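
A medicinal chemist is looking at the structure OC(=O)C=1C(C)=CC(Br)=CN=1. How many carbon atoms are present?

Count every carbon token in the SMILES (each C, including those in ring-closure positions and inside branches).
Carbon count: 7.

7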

...

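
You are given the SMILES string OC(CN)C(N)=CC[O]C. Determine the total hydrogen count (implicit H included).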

---

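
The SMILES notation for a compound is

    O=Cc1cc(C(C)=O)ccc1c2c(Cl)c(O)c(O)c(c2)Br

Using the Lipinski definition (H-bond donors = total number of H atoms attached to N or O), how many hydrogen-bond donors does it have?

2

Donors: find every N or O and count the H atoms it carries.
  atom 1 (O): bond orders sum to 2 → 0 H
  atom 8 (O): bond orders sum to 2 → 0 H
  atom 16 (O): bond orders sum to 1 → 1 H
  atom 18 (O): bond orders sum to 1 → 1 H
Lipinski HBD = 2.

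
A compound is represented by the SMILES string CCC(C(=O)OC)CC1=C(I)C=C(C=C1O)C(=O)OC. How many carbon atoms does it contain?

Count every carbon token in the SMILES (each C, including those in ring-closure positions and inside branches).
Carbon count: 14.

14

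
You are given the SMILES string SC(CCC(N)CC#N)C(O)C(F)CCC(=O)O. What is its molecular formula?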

__WORK ORDER__. Look through the entries above and quote exactly the lines from the line with "A compound is represented" to the line with "You are given the SMILES string SC(CCC(N)CC#N)C(O)C(F)CCC(=O)O.", counting both of those lines.

__ANSWER TO THIS PROBLEM__.
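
A compound is represented by the SMILES string CCC(C(=O)OC)CC1=C(I)C=C(C=C1O)C(=O)OC. How many carbon atoms does it contain?

Count every carbon token in the SMILES (each C, including those in ring-closure positions and inside branches).
Carbon count: 14.

14

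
You are given the SMILES string SC(CCC(N)CC#N)C(O)C(F)CCC(=O)O. What is its molecular formula?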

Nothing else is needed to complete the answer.